- _Your goal_
Write out exactly the lines below that run from the one containing "6 | 3 | 7 | 1 | 2023-05-24" through the one containing "4 | Project Gamma | 2 | 132217", both included, with no other lines.

+++ Exercise data +++

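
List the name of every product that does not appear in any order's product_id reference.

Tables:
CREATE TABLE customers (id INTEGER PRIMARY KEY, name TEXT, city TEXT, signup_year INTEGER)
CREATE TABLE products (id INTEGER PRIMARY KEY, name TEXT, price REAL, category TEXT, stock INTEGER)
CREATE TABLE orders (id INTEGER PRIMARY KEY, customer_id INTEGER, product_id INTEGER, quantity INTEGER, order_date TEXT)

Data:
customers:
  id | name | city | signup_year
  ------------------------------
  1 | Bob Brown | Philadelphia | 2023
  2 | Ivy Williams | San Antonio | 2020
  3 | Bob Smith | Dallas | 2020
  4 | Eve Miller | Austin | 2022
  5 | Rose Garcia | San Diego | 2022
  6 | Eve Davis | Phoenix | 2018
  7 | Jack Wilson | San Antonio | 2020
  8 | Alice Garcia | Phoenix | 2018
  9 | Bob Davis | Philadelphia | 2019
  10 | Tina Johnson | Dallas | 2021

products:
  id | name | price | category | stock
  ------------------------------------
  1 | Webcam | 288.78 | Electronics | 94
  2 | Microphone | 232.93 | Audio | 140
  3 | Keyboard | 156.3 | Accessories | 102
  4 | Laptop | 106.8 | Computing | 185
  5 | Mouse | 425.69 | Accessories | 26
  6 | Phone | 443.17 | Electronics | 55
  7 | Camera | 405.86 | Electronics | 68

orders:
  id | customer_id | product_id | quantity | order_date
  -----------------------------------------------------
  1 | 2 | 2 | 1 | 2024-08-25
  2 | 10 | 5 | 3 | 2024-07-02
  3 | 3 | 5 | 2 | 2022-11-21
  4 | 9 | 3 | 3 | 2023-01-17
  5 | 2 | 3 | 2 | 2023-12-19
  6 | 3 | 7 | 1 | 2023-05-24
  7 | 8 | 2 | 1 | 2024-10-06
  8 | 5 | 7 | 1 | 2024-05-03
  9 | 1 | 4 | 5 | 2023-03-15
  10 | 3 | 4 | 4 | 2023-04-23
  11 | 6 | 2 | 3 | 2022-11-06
SELECT p.name FROM products p LEFT JOIN orders c ON c.product_id = p.id WHERE c.id IS NULL

Execution result:
name
Webcam
Phone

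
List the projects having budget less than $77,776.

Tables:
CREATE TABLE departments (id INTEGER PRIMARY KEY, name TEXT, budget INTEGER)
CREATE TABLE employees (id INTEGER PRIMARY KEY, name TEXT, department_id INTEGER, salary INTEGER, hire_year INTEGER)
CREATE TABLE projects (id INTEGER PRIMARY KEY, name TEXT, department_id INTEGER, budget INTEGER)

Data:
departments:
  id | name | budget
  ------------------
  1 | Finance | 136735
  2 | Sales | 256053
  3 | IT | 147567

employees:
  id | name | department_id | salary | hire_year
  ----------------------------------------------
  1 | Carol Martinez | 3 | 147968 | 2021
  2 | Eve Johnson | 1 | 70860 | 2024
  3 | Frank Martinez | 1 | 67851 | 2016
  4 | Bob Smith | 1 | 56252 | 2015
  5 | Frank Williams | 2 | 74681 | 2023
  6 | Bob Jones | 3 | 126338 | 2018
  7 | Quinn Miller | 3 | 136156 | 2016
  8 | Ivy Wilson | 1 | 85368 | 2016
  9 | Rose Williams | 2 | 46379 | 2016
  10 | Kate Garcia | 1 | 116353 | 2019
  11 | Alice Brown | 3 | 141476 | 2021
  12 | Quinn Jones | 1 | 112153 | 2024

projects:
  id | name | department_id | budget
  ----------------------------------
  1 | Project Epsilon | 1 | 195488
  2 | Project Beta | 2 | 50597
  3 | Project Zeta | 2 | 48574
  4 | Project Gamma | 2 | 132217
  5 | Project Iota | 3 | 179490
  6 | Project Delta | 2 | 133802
SELECT name, budget FROM projects WHERE budget < 77776

Execution result:
name | budget
Project Beta | 50597
Project Zeta | 48574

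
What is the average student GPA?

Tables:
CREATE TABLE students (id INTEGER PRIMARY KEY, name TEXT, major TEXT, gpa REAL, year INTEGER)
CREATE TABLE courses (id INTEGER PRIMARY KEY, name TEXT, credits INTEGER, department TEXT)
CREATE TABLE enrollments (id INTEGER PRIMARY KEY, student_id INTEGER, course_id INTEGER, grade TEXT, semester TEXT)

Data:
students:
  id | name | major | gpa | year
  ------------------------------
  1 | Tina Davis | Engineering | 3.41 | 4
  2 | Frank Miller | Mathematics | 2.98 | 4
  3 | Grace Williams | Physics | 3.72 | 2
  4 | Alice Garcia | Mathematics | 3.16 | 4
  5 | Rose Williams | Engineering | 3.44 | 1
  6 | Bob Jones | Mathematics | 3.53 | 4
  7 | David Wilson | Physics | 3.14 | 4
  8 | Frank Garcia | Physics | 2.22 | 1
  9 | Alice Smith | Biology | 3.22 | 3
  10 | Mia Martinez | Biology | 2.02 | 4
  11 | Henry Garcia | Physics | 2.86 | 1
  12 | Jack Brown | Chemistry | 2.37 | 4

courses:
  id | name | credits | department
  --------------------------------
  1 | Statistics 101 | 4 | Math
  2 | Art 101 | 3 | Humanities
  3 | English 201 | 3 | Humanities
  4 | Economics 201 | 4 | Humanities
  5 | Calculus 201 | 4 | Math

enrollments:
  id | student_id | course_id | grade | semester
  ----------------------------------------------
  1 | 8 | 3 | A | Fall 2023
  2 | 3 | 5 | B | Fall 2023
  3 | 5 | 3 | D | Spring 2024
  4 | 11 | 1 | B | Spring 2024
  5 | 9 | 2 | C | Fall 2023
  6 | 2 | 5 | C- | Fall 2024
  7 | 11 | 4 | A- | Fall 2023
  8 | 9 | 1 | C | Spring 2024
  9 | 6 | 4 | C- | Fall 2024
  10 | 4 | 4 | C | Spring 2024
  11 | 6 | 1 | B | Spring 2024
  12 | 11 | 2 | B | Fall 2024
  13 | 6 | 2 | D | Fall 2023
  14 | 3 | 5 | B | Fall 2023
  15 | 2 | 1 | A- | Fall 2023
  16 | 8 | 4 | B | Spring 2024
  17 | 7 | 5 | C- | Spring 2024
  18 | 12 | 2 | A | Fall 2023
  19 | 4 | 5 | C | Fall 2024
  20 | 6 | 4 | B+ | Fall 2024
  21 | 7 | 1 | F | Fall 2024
SELECT AVG(gpa) FROM students

Execution result:
3.01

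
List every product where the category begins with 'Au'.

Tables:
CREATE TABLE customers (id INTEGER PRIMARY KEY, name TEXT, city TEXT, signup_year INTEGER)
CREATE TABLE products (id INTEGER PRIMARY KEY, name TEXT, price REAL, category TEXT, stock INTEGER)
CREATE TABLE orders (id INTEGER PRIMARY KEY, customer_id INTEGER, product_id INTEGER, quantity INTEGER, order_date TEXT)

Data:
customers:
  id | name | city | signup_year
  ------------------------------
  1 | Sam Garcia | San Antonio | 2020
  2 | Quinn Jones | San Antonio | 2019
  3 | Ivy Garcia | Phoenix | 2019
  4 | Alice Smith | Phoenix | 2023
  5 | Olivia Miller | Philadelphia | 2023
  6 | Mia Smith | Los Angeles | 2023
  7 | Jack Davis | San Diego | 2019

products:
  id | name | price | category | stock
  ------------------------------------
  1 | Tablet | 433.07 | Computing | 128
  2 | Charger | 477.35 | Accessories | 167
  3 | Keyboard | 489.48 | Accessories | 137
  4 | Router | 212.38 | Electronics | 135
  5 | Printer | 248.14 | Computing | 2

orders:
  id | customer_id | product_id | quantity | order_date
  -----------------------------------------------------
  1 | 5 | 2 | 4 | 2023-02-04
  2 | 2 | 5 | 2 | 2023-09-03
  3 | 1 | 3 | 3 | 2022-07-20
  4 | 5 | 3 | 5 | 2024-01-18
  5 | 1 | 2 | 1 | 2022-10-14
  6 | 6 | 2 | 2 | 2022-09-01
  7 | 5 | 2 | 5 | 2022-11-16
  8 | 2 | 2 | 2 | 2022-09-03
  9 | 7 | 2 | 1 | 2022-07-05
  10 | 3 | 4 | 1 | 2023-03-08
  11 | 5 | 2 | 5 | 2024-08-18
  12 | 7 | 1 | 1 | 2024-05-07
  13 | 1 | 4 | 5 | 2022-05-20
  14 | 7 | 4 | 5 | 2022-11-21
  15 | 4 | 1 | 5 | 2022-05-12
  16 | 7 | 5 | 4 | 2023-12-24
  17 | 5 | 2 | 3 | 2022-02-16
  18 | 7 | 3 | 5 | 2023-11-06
SELECT name, category FROM products WHERE category LIKE 'Au%'

Execution result:
(no rows)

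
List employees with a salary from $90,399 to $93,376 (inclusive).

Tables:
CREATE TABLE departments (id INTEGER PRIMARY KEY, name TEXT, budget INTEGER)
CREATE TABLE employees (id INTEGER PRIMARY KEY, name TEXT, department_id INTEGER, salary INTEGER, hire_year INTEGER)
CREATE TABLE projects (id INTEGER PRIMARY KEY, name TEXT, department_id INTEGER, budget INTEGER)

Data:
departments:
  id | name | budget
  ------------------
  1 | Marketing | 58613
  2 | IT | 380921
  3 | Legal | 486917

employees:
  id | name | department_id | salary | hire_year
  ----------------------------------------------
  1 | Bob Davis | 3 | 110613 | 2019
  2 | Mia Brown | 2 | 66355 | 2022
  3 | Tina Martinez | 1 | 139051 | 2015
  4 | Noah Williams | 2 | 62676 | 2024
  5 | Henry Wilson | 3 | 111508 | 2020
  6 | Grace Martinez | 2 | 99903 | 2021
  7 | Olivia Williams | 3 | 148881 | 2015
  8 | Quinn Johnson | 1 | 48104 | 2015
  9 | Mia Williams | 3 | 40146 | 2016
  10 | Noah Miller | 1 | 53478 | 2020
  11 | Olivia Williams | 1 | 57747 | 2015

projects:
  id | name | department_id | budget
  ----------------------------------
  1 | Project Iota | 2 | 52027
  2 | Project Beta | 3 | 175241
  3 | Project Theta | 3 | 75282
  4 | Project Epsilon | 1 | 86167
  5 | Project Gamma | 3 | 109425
SELECT name, salary FROM employees WHERE salary BETWEEN 90399 AND 93376

Execution result:
(no rows)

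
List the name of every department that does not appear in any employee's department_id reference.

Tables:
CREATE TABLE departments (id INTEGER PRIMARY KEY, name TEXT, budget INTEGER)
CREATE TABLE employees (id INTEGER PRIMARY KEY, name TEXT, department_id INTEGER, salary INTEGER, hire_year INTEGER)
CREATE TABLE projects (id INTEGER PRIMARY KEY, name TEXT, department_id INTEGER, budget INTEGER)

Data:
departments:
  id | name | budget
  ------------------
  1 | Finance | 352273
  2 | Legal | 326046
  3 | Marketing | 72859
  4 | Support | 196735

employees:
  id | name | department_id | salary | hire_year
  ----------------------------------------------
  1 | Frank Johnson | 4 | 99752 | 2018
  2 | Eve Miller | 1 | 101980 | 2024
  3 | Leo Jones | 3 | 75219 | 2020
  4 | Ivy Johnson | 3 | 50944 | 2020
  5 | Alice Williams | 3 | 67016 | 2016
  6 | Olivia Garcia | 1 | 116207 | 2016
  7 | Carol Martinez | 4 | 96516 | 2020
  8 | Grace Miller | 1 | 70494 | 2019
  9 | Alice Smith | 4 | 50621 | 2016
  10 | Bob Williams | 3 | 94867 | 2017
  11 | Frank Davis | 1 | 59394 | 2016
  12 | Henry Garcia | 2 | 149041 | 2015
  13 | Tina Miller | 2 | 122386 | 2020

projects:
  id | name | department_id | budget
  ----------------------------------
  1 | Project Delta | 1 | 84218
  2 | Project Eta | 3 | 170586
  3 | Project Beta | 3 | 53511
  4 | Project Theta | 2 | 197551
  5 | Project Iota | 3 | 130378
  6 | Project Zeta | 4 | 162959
SELECT p.name FROM departments p LEFT JOIN employees c ON c.department_id = p.id WHERE c.id IS NULL

Execution result:
(no rows)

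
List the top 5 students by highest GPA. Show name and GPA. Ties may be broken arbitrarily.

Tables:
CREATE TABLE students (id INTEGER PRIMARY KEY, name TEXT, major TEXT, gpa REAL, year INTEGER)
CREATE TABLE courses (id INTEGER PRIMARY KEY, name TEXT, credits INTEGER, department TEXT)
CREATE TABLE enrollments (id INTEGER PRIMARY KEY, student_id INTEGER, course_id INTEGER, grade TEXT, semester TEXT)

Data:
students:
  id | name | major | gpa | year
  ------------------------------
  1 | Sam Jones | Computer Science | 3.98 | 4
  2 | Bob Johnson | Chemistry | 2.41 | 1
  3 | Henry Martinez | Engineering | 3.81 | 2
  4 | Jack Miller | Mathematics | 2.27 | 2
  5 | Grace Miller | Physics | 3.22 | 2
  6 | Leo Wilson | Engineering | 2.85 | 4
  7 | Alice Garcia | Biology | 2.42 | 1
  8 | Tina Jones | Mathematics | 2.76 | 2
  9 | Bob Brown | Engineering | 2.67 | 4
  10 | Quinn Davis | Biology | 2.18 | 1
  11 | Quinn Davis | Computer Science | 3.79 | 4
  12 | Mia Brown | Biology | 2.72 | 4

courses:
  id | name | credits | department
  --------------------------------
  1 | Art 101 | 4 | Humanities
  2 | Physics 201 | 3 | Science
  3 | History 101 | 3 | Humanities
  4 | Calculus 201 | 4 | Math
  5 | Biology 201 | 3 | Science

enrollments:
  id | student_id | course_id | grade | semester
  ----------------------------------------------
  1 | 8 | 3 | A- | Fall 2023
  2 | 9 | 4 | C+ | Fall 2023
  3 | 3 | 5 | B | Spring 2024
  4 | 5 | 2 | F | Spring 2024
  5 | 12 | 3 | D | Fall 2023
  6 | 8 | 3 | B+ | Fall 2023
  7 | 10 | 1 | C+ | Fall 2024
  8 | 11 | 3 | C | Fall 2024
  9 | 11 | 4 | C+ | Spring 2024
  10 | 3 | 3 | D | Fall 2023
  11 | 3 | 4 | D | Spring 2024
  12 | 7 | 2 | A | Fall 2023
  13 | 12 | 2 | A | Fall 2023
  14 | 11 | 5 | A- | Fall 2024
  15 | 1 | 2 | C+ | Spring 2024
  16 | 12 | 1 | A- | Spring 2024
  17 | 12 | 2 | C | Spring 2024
SELECT name, gpa FROM students ORDER BY gpa DESC LIMIT 5

Execution result:
name | gpa
Sam Jones | 3.98
Henry Martinez | 3.81
Quinn Davis | 3.79
Grace Miller | 3.22
Leo Wilson | 2.85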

+++

- _Answer area_
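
  6 | 3 | 7 | 1 | 2023-05-24
  7 | 8 | 2 | 1 | 2024-10-06
  8 | 5 | 7 | 1 | 2024-05-03
  9 | 1 | 4 | 5 | 2023-03-15
  10 | 3 | 4 | 4 | 2023-04-23
  11 | 6 | 2 | 3 | 2022-11-06
SELECT p.name FROM products p LEFT JOIN orders c ON c.product_id = p.id WHERE c.id IS NULL

Execution result:
name
Webcam
Phone

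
List the projects having budget less than $77,776.

Tables:
CREATE TABLE departments (id INTEGER PRIMARY KEY, name TEXT, budget INTEGER)
CREATE TABLE employees (id INTEGER PRIMARY KEY, name TEXT, department_id INTEGER, salary INTEGER, hire_year INTEGER)
CREATE TABLE projects (id INTEGER PRIMARY KEY, name TEXT, department_id INTEGER, budget INTEGER)

Data:
departments:
  id | name | budget
  ------------------
  1 | Finance | 136735
  2 | Sales | 256053
  3 | IT | 147567

employees:
  id | name | department_id | salary | hire_year
  ----------------------------------------------
  1 | Carol Martinez | 3 | 147968 | 2021
  2 | Eve Johnson | 1 | 70860 | 2024
  3 | Frank Martinez | 1 | 67851 | 2016
  4 | Bob Smith | 1 | 56252 | 2015
  5 | Frank Williams | 2 | 74681 | 2023
  6 | Bob Jones | 3 | 126338 | 2018
  7 | Quinn Miller | 3 | 136156 | 2016
  8 | Ivy Wilson | 1 | 85368 | 2016
  9 | Rose Williams | 2 | 46379 | 2016
  10 | Kate Garcia | 1 | 116353 | 2019
  11 | Alice Brown | 3 | 141476 | 2021
  12 | Quinn Jones | 1 | 112153 | 2024

projects:
  id | name | department_id | budget
  ----------------------------------
  1 | Project Epsilon | 1 | 195488
  2 | Project Beta | 2 | 50597
  3 | Project Zeta | 2 | 48574
  4 | Project Gamma | 2 | 132217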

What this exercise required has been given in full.